- **Provided material**

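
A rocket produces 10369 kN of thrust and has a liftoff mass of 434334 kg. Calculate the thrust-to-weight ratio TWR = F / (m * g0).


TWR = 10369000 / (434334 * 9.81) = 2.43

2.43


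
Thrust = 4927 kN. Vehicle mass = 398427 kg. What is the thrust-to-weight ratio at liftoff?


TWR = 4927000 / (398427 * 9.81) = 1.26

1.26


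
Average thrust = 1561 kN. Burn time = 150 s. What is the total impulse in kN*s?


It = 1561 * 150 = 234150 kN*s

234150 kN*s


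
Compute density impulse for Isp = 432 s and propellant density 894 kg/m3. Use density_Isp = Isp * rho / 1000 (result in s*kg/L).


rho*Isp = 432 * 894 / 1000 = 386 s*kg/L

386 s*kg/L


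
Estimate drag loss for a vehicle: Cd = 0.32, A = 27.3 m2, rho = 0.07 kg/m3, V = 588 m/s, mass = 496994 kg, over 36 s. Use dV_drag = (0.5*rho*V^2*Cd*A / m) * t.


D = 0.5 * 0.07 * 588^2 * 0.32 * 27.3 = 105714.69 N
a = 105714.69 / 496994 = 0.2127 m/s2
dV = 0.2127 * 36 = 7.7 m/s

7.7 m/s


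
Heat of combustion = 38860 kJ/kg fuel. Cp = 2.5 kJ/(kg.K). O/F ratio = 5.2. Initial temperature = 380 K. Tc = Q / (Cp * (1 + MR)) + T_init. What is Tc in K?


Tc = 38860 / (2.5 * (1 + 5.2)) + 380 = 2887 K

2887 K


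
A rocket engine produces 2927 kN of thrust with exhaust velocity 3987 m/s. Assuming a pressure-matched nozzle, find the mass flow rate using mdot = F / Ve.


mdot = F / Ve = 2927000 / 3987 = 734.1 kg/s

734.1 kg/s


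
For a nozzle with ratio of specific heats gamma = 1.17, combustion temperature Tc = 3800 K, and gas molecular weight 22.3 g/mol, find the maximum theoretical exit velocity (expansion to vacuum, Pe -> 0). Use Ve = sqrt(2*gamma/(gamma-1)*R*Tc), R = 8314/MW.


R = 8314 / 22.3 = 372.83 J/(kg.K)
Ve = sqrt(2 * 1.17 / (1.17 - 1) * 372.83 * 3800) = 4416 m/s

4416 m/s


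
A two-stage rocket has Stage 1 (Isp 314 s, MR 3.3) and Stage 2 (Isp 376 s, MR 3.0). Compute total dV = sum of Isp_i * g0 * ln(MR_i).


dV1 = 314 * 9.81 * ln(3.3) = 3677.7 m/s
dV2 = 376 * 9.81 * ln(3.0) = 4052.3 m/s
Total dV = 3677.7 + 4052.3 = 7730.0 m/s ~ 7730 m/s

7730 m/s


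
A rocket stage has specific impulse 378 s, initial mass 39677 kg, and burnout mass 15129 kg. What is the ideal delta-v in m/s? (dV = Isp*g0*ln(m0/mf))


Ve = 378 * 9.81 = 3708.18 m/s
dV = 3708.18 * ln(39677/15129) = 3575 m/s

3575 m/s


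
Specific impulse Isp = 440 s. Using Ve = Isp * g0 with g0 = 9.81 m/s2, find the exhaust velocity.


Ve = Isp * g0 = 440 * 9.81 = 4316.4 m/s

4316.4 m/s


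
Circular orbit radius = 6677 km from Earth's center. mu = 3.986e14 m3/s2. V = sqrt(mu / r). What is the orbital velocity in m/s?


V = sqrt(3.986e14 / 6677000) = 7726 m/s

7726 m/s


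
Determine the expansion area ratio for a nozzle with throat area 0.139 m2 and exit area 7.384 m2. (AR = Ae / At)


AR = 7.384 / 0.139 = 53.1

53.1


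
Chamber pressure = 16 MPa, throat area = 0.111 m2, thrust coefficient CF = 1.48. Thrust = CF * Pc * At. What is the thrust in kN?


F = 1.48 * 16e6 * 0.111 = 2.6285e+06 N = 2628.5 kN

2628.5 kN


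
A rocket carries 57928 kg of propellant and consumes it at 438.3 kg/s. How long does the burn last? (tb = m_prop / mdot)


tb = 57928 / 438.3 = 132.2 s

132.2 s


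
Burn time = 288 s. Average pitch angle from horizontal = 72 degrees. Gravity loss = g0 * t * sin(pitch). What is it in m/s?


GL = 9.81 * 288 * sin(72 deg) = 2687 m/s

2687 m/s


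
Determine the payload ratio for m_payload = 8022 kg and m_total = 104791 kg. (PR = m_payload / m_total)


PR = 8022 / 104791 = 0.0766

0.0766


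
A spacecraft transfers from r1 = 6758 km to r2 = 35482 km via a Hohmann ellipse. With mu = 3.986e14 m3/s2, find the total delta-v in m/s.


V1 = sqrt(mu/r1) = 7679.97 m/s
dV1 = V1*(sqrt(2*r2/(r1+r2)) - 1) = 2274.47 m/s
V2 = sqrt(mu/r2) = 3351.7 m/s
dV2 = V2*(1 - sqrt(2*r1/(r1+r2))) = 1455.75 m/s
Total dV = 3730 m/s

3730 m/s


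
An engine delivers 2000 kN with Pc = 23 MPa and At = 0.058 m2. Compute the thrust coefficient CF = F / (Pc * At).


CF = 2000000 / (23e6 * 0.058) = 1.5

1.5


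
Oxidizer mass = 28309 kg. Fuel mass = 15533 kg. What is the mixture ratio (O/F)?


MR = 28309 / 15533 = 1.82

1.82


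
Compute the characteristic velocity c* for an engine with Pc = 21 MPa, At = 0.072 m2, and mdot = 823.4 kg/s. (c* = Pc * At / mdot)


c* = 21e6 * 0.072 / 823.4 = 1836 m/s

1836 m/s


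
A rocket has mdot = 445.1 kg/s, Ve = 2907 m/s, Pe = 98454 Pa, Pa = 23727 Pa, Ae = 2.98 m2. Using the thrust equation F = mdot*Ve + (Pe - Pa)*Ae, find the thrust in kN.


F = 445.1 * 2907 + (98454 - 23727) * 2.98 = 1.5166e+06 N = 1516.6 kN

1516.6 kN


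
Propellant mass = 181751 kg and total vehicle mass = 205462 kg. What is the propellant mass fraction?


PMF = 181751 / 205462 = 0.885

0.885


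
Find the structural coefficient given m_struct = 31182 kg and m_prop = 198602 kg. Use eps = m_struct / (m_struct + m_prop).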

- **To do**
Copy only the stretch running from the line containing "Compute the characteristic" to the final line of the entries, both ends included, exactly as it stands.

- **Answer below**
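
Compute the characteristic velocity c* for an engine with Pc = 21 MPa, At = 0.072 m2, and mdot = 823.4 kg/s. (c* = Pc * At / mdot)


c* = 21e6 * 0.072 / 823.4 = 1836 m/s

1836 m/s


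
A rocket has mdot = 445.1 kg/s, Ve = 2907 m/s, Pe = 98454 Pa, Pa = 23727 Pa, Ae = 2.98 m2. Using the thrust equation F = mdot*Ve + (Pe - Pa)*Ae, find the thrust in kN.


F = 445.1 * 2907 + (98454 - 23727) * 2.98 = 1.5166e+06 N = 1516.6 kN

1516.6 kN


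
Propellant mass = 181751 kg and total vehicle mass = 205462 kg. What is the propellant mass fraction?


PMF = 181751 / 205462 = 0.885

0.885


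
Find the structural coefficient given m_struct = 31182 kg and m_prop = 198602 kg. Use eps = m_struct / (m_struct + m_prop).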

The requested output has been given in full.